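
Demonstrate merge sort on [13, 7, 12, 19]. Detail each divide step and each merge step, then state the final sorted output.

Merge sort trace:

Split: [13, 7, 12, 19] -> [13, 7] and [12, 19]
  Split: [13, 7] -> [13] and [7]
  Merge: [13] + [7] -> [7, 13]
  Split: [12, 19] -> [12] and [19]
  Merge: [12] + [19] -> [12, 19]
Merge: [7, 13] + [12, 19] -> [7, 12, 13, 19]

Final sorted array: [7, 12, 13, 19]

The merge sort proceeds by recursively splitting the array and merging sorted halves.
After all merges, the sorted array is [7, 12, 13, 19].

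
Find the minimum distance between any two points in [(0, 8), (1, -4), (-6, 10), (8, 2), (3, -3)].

Computing all pairwise distances among 5 points:

d((0, 8), (1, -4)) = 12.0416
d((0, 8), (-6, 10)) = 6.3246
d((0, 8), (8, 2)) = 10.0
d((0, 8), (3, -3)) = 11.4018
d((1, -4), (-6, 10)) = 15.6525
d((1, -4), (8, 2)) = 9.2195
d((1, -4), (3, -3)) = 2.2361 <-- minimum
d((-6, 10), (8, 2)) = 16.1245
d((-6, 10), (3, -3)) = 15.8114
d((8, 2), (3, -3)) = 7.0711

Closest pair: (1, -4) and (3, -3) with distance 2.2361

The closest pair is (1, -4) and (3, -3) with Euclidean distance 2.2361. For 5 points, brute-force pairwise comparison is shown above. For large n, the divide-and-conquer algorithm (sort by x, recurse on halves, check the dividing strip) achieves O(n log n).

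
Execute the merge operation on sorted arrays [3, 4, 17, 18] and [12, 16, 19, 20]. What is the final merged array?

Merging process:

Compare 3 vs 12: take 3 from left. Merged: [3]
Compare 4 vs 12: take 4 from left. Merged: [3, 4]
Compare 17 vs 12: take 12 from right. Merged: [3, 4, 12]
Compare 17 vs 16: take 16 from right. Merged: [3, 4, 12, 16]
Compare 17 vs 19: take 17 from left. Merged: [3, 4, 12, 16, 17]
Compare 18 vs 19: take 18 from left. Merged: [3, 4, 12, 16, 17, 18]
Append remaining from right: [19, 20]. Merged: [3, 4, 12, 16, 17, 18, 19, 20]

Final merged array: [3, 4, 12, 16, 17, 18, 19, 20]
Total comparisons: 6

The merged array is [3, 4, 12, 16, 17, 18, 19, 20], requiring 6 comparisons. The merge step runs in O(n) time where n is the total number of elements.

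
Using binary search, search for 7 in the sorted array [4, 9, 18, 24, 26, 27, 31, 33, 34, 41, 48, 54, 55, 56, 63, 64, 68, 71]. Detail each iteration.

Binary search for 7 in [4, 9, 18, 24, 26, 27, 31, 33, 34, 41, 48, 54, 55, 56, 63, 64, 68, 71]:

lo=0, hi=17, mid=8, arr[mid]=34 -> 34 > 7, search left half
lo=0, hi=7, mid=3, arr[mid]=24 -> 24 > 7, search left half
lo=0, hi=2, mid=1, arr[mid]=9 -> 9 > 7, search left half
lo=0, hi=0, mid=0, arr[mid]=4 -> 4 < 7, search right half
lo=1 > hi=0, target 7 not found

Binary search determines that 7 is not in the array after 4 comparisons. The search space was exhausted without finding the target.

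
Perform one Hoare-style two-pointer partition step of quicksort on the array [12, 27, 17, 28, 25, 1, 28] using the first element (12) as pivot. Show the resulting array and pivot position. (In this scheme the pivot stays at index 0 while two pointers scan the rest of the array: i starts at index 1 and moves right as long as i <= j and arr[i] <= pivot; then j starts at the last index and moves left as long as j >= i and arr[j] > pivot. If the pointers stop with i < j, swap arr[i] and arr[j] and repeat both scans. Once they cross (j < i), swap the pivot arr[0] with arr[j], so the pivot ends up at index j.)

Hoare-style two-pointer partition with pivot = 12:

Initial array: [12, 27, 17, 28, 25, 1, 28]

Pointers start at i = 1, j = 6.
i stops at index 1 (arr[1]=27 > 12), j stops at index 5 (arr[5]=1 <= 12): swap arr[1] and arr[5], array becomes [12, 1, 17, 28, 25, 27, 28]
i ends at 2, j ends at 1: the pointers have crossed (j < i), so scanning stops.

Swap pivot arr[0] with arr[1] to place pivot at position 1: [1, 12, 17, 28, 25, 27, 28]
Pivot position: 1

After partitioning with pivot 12, the array becomes [1, 12, 17, 28, 25, 27, 28]. The pivot is placed at index 1. All elements to the left of the pivot are <= 12, and all elements to the right are > 12.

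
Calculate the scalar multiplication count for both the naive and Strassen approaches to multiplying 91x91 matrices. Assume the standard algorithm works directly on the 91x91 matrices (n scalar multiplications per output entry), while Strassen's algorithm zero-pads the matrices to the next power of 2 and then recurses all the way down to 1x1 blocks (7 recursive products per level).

Matrix multiplication for 91x91 matrices:

Strassen's algorithm requires power-of-2 dimensions. Pad 91x91 to 128x128 (next power of 2).

Standard algorithm: 91^3 = 753571 multiplications
Strassen's algorithm: 7^(log2(128)) = 7^7 = 823543 multiplications
Difference: 753571 - 823543 = -69972 (Strassen uses MORE here due to padding overhead — for small or just-over-power-of-2 n, padding can outweigh the per-level savings)

Standard: 753571 multiplications (91^3). Strassen: 823543 multiplications (7^7, after padding to 128x128). Strassen reduces 8 recursive multiplications to 7 at each level.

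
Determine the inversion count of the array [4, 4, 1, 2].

Finding inversions in [4, 4, 1, 2]:

(0, 2): arr[0]=4 > arr[2]=1
(0, 3): arr[0]=4 > arr[3]=2
(1, 2): arr[1]=4 > arr[2]=1
(1, 3): arr[1]=4 > arr[3]=2

Total inversions: 4

The array has 4 inversion(s): (0,2), (0,3), (1,2), (1,3). Each pair (i,j) satisfies i < j and arr[i] > arr[j].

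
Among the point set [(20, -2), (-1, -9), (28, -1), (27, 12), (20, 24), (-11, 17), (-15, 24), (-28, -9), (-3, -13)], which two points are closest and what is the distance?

Computing all pairwise distances among 9 points:

d((20, -2), (-1, -9)) = 22.1359
d((20, -2), (28, -1)) = 8.0623
d((20, -2), (27, 12)) = 15.6525
d((20, -2), (20, 24)) = 26.0
d((20, -2), (-11, 17)) = 36.3593
d((20, -2), (-15, 24)) = 43.6005
d((20, -2), (-28, -9)) = 48.5077
d((20, -2), (-3, -13)) = 25.4951
d((-1, -9), (28, -1)) = 30.0832
d((-1, -9), (27, 12)) = 35.0
d((-1, -9), (20, 24)) = 39.1152
d((-1, -9), (-11, 17)) = 27.8568
d((-1, -9), (-15, 24)) = 35.8469
d((-1, -9), (-28, -9)) = 27.0
d((-1, -9), (-3, -13)) = 4.4721 <-- minimum
d((28, -1), (27, 12)) = 13.0384
d((28, -1), (20, 24)) = 26.2488
d((28, -1), (-11, 17)) = 42.9535
d((28, -1), (-15, 24)) = 49.7393
d((28, -1), (-28, -9)) = 56.5685
d((28, -1), (-3, -13)) = 33.2415
d((27, 12), (20, 24)) = 13.8924
d((27, 12), (-11, 17)) = 38.3275
d((27, 12), (-15, 24)) = 43.6807
d((27, 12), (-28, -9)) = 58.8727
d((27, 12), (-3, -13)) = 39.0512
d((20, 24), (-11, 17)) = 31.7805
d((20, 24), (-15, 24)) = 35.0
d((20, 24), (-28, -9)) = 58.2495
d((20, 24), (-3, -13)) = 43.566
d((-11, 17), (-15, 24)) = 8.0623
d((-11, 17), (-28, -9)) = 31.0644
d((-11, 17), (-3, -13)) = 31.0483
d((-15, 24), (-28, -9)) = 35.4683
d((-15, 24), (-3, -13)) = 38.8973
d((-28, -9), (-3, -13)) = 25.318

Closest pair: (-1, -9) and (-3, -13) with distance 4.4721

The closest pair is (-1, -9) and (-3, -13) with Euclidean distance 4.4721. For 9 points, brute-force pairwise comparison is shown above. For large n, the divide-and-conquer algorithm (sort by x, recurse on halves, check the dividing strip) achieves O(n log n).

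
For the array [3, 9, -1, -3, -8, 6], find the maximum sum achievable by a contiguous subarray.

Using Kadane's algorithm on [3, 9, -1, -3, -8, 6]:

Scanning through the array:
Position 1 (value 9): max_ending_here = 12, max_so_far = 12
Position 2 (value -1): max_ending_here = 11, max_so_far = 12
Position 3 (value -3): max_ending_here = 8, max_so_far = 12
Position 4 (value -8): max_ending_here = 0, max_so_far = 12
Position 5 (value 6): max_ending_here = 6, max_so_far = 12

Maximum subarray: [3, 9]
Maximum sum: 12

The maximum subarray is [3, 9] with sum 12. This subarray runs from index 0 to index 1.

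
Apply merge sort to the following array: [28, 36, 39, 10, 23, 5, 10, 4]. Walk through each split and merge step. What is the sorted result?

Merge sort trace:

Split: [28, 36, 39, 10, 23, 5, 10, 4] -> [28, 36, 39, 10] and [23, 5, 10, 4]
  Split: [28, 36, 39, 10] -> [28, 36] and [39, 10]
    Split: [28, 36] -> [28] and [36]
    Merge: [28] + [36] -> [28, 36]
    Split: [39, 10] -> [39] and [10]
    Merge: [39] + [10] -> [10, 39]
  Merge: [28, 36] + [10, 39] -> [10, 28, 36, 39]
  Split: [23, 5, 10, 4] -> [23, 5] and [10, 4]
    Split: [23, 5] -> [23] and [5]
    Merge: [23] + [5] -> [5, 23]
    Split: [10, 4] -> [10] and [4]
    Merge: [10] + [4] -> [4, 10]
  Merge: [5, 23] + [4, 10] -> [4, 5, 10, 23]
Merge: [10, 28, 36, 39] + [4, 5, 10, 23] -> [4, 5, 10, 10, 23, 28, 36, 39]

Final sorted array: [4, 5, 10, 10, 23, 28, 36, 39]

The merge sort proceeds by recursively splitting the array and merging sorted halves.
After all merges, the sorted array is [4, 5, 10, 10, 23, 28, 36, 39].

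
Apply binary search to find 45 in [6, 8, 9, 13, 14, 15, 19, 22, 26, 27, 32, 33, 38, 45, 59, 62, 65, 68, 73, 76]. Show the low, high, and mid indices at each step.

Binary search for 45 in [6, 8, 9, 13, 14, 15, 19, 22, 26, 27, 32, 33, 38, 45, 59, 62, 65, 68, 73, 76]:

lo=0, hi=19, mid=9, arr[mid]=27 -> 27 < 45, search right half
lo=10, hi=19, mid=14, arr[mid]=59 -> 59 > 45, search left half
lo=10, hi=13, mid=11, arr[mid]=33 -> 33 < 45, search right half
lo=12, hi=13, mid=12, arr[mid]=38 -> 38 < 45, search right half
lo=13, hi=13, mid=13, arr[mid]=45 -> Found target at index 13!

Binary search finds 45 at index 13 after 5 comparisons. The search repeatedly halves the search space by comparing with the middle element.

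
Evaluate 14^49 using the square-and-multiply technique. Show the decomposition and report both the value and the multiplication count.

Computing 14^49 by squaring (build up from 14^1; each line after the first costs one multiplication):

14^1 = 14
14^2 = (14^1)^2 = 14^2 = 196
14^3 = 14 * 14^2 = 14 * 196 = 2744
14^6 = (14^3)^2 = 2744^2 = 7529536
14^12 = (14^6)^2 = 7529536^2 = 56693912375296
14^24 = (14^12)^2 = 56693912375296^2 = 3214199700417740936751087616
14^48 = (14^24)^2 = 3214199700417740936751087616^2 = 10331079714165495587340637070279506584015829758908563456
14^49 = 14 * 14^48 = 14 * 10331079714165495587340637070279506584015829758908563456 = 144635115998316938222768918983913092176221616624719888384

Result: 144635115998316938222768918983913092176221616624719888384
Multiplications needed: 7 (7 lines after 14^1)

14^49 = 144635115998316938222768918983913092176221616624719888384. Using exponentiation by squaring, this requires 7 multiplications. The key idea: if the exponent is even, square the half-power; if odd, multiply by the base once.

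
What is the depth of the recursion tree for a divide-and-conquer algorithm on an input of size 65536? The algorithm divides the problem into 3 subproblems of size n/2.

For divide and conquer with division factor 2:

Problem sizes at each level:
Level 0: 65536
Level 1: 32768
Level 2: 16384
Level 3: 8192
Level 4: 4096
Level 5: 2048
Level 6: 1024
Level 7: 512
Level 8: 256
Level 9: 128
Level 10: 64
Level 11: 32
Level 12: 16
Level 13: 8
Level 14: 4
Level 15: 2
Level 16: 1

The root is level 0 and the size-1 base case is level 16 (the tree spans levels 0 through 16, i.e. 17 levels counting the root), so the depth is the number of divisions: log_2(65536) = 16

The recursion tree depth is log_2(65536) = 16. At each level, the problem size is divided by 2, so it takes 16 divisions to reduce to a base case of size 1. The algorithm makes 3 recursive calls at each level.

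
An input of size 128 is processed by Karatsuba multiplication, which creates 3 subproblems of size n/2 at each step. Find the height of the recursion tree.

For divide and conquer with division factor 2:

Problem sizes at each level:
Level 0: 128
Level 1: 64
Level 2: 32
Level 3: 16
Level 4: 8
Level 5: 4
Level 6: 2
Level 7: 1

The root is level 0 and the size-1 base case is level 7 (the tree spans levels 0 through 7, i.e. 8 levels counting the root), so the depth is the number of divisions: log_2(128) = 7

The recursion tree depth is log_2(128) = 7. At each level, the problem size is divided by 2, so it takes 7 divisions to reduce to a base case of size 1. The algorithm makes 3 recursive calls at each level.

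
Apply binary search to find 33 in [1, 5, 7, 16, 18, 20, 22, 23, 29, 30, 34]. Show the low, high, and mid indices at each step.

Binary search for 33 in [1, 5, 7, 16, 18, 20, 22, 23, 29, 30, 34]:

lo=0, hi=10, mid=5, arr[mid]=20 -> 20 < 33, search right half
lo=6, hi=10, mid=8, arr[mid]=29 -> 29 < 33, search right half
lo=9, hi=10, mid=9, arr[mid]=30 -> 30 < 33, search right half
lo=10, hi=10, mid=10, arr[mid]=34 -> 34 > 33, search left half
lo=10 > hi=9, target 33 not found

Binary search determines that 33 is not in the array after 4 comparisons. The search space was exhausted without finding the target.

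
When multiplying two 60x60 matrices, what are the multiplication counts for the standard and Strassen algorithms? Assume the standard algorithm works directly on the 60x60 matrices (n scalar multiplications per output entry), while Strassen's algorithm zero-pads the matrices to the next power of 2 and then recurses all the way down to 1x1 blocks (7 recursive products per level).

Matrix multiplication for 60x60 matrices:

Strassen's algorithm requires power-of-2 dimensions. Pad 60x60 to 64x64 (next power of 2).

Standard algorithm: 60^3 = 216000 multiplications
Strassen's algorithm: 7^(log2(64)) = 7^6 = 117649 multiplications
Savings: 216000 - 117649 = 98351 multiplications

Standard: 216000 multiplications (60^3). Strassen: 117649 multiplications (7^6, after padding to 64x64). Strassen reduces 8 recursive multiplications to 7 at each level.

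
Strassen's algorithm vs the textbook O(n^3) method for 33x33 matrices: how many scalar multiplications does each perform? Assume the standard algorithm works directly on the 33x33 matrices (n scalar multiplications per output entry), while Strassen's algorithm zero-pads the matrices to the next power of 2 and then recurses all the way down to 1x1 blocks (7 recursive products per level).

Matrix multiplication for 33x33 matrices:

Strassen's algorithm requires power-of-2 dimensions. Pad 33x33 to 64x64 (next power of 2).

Standard algorithm: 33^3 = 35937 multiplications
Strassen's algorithm: 7^(log2(64)) = 7^6 = 117649 multiplications
Difference: 35937 - 117649 = -81712 (Strassen uses MORE here due to padding overhead — for small or just-over-power-of-2 n, padding can outweigh the per-level savings)

Standard: 35937 multiplications (33^3). Strassen: 117649 multiplications (7^6, after padding to 64x64). Strassen reduces 8 recursive multiplications to 7 at each level.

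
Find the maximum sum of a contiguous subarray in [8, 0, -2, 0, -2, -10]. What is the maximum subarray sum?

Using Kadane's algorithm on [8, 0, -2, 0, -2, -10]:

Scanning through the array:
Position 1 (value 0): max_ending_here = 8, max_so_far = 8
Position 2 (value -2): max_ending_here = 6, max_so_far = 8
Position 3 (value 0): max_ending_here = 6, max_so_far = 8
Position 4 (value -2): max_ending_here = 4, max_so_far = 8
Position 5 (value -10): max_ending_here = -6, max_so_far = 8

Maximum subarray: [8]
Maximum sum: 8

The maximum subarray is [8] with sum 8. This subarray runs from index 0 to index 0.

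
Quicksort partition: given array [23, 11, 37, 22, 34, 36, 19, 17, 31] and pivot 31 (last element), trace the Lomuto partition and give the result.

Lomuto partition with pivot = 31:

Initial array: [23, 11, 37, 22, 34, 36, 19, 17, 31]

arr[0]=23 <= 31: swap with position 0, array becomes [23, 11, 37, 22, 34, 36, 19, 17, 31]
arr[1]=11 <= 31: swap with position 1, array becomes [23, 11, 37, 22, 34, 36, 19, 17, 31]
arr[2]=37 > 31: no swap
arr[3]=22 <= 31: swap with position 2, array becomes [23, 11, 22, 37, 34, 36, 19, 17, 31]
arr[4]=34 > 31: no swap
arr[5]=36 > 31: no swap
arr[6]=19 <= 31: swap with position 3, array becomes [23, 11, 22, 19, 34, 36, 37, 17, 31]
arr[7]=17 <= 31: swap with position 4, array becomes [23, 11, 22, 19, 17, 36, 37, 34, 31]

Place pivot at position 5: [23, 11, 22, 19, 17, 31, 37, 34, 36]
Pivot position: 5

After partitioning with pivot 31, the array becomes [23, 11, 22, 19, 17, 31, 37, 34, 36]. The pivot is placed at index 5. All elements to the left of the pivot are <= 31, and all elements to the right are > 31.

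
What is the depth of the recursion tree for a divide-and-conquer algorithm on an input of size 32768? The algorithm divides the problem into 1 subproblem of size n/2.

For divide and conquer with division factor 2:

Problem sizes at each level:
Level 0: 32768
Level 1: 16384
Level 2: 8192
Level 3: 4096
Level 4: 2048
Level 5: 1024
Level 6: 512
Level 7: 256
Level 8: 128
Level 9: 64
Level 10: 32
Level 11: 16
Level 12: 8
Level 13: 4
Level 14: 2
Level 15: 1

The root is level 0 and the size-1 base case is level 15 (the tree spans levels 0 through 15, i.e. 16 levels counting the root), so the depth is the number of divisions: log_2(32768) = 15

The recursion tree depth is log_2(32768) = 15. At each level, the problem size is divided by 2, so it takes 15 divisions to reduce to a base case of size 1. The algorithm makes 1 recursive call at each level.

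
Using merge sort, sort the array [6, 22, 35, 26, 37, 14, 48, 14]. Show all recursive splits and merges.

Merge sort trace:

Split: [6, 22, 35, 26, 37, 14, 48, 14] -> [6, 22, 35, 26] and [37, 14, 48, 14]
  Split: [6, 22, 35, 26] -> [6, 22] and [35, 26]
    Split: [6, 22] -> [6] and [22]
    Merge: [6] + [22] -> [6, 22]
    Split: [35, 26] -> [35] and [26]
    Merge: [35] + [26] -> [26, 35]
  Merge: [6, 22] + [26, 35] -> [6, 22, 26, 35]
  Split: [37, 14, 48, 14] -> [37, 14] and [48, 14]
    Split: [37, 14] -> [37] and [14]
    Merge: [37] + [14] -> [14, 37]
    Split: [48, 14] -> [48] and [14]
    Merge: [48] + [14] -> [14, 48]
  Merge: [14, 37] + [14, 48] -> [14, 14, 37, 48]
Merge: [6, 22, 26, 35] + [14, 14, 37, 48] -> [6, 14, 14, 22, 26, 35, 37, 48]

Final sorted array: [6, 14, 14, 22, 26, 35, 37, 48]

The merge sort proceeds by recursively splitting the array and merging sorted halves.
After all merges, the sorted array is [6, 14, 14, 22, 26, 35, 37, 48].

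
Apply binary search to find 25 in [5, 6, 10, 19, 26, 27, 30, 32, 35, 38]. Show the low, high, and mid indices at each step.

Binary search for 25 in [5, 6, 10, 19, 26, 27, 30, 32, 35, 38]:

lo=0, hi=9, mid=4, arr[mid]=26 -> 26 > 25, search left half
lo=0, hi=3, mid=1, arr[mid]=6 -> 6 < 25, search right half
lo=2, hi=3, mid=2, arr[mid]=10 -> 10 < 25, search right half
lo=3, hi=3, mid=3, arr[mid]=19 -> 19 < 25, search right half
lo=4 > hi=3, target 25 not found

Binary search determines that 25 is not in the array after 4 comparisons. The search space was exhausted without finding the target.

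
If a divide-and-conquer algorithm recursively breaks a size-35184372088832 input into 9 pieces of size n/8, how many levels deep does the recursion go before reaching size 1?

For divide and conquer with division factor 8:

Problem sizes at each level:
Level 0: 35184372088832
Level 1: 4398046511104
Level 2: 549755813888
Level 3: 68719476736
Level 4: 8589934592
Level 5: 1073741824
Level 6: 134217728
Level 7: 16777216
Level 8: 2097152
Level 9: 262144
Level 10: 32768
Level 11: 4096
Level 12: 512
Level 13: 64
Level 14: 8
Level 15: 1

The root is level 0 and the size-1 base case is level 15 (the tree spans levels 0 through 15, i.e. 16 levels counting the root), so the depth is the number of divisions: log_8(35184372088832) = 15

The recursion tree depth is log_8(35184372088832) = 15. At each level, the problem size is divided by 8, so it takes 15 divisions to reduce to a base case of size 1. The algorithm makes 9 recursive calls at each level.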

**ACTION ITEM:** Everything from the line that contains "If a divide-and-conquer" through the end of the records must be duplicated exactly, and nothing outside that range.

**SOLUTION:**
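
If a divide-and-conquer algorithm recursively breaks a size-35184372088832 input into 9 pieces of size n/8, how many levels deep does the recursion go before reaching size 1?

For divide and conquer with division factor 8:

Problem sizes at each level:
Level 0: 35184372088832
Level 1: 4398046511104
Level 2: 549755813888
Level 3: 68719476736
Level 4: 8589934592
Level 5: 1073741824
Level 6: 134217728
Level 7: 16777216
Level 8: 2097152
Level 9: 262144
Level 10: 32768
Level 11: 4096
Level 12: 512
Level 13: 64
Level 14: 8
Level 15: 1

The root is level 0 and the size-1 base case is level 15 (the tree spans levels 0 through 15, i.e. 16 levels counting the root), so the depth is the number of divisions: log_8(35184372088832) = 15

The recursion tree depth is log_8(35184372088832) = 15. At each level, the problem size is divided by 8, so it takes 15 divisions to reduce to a base case of size 1. The algorithm makes 9 recursive calls at each level.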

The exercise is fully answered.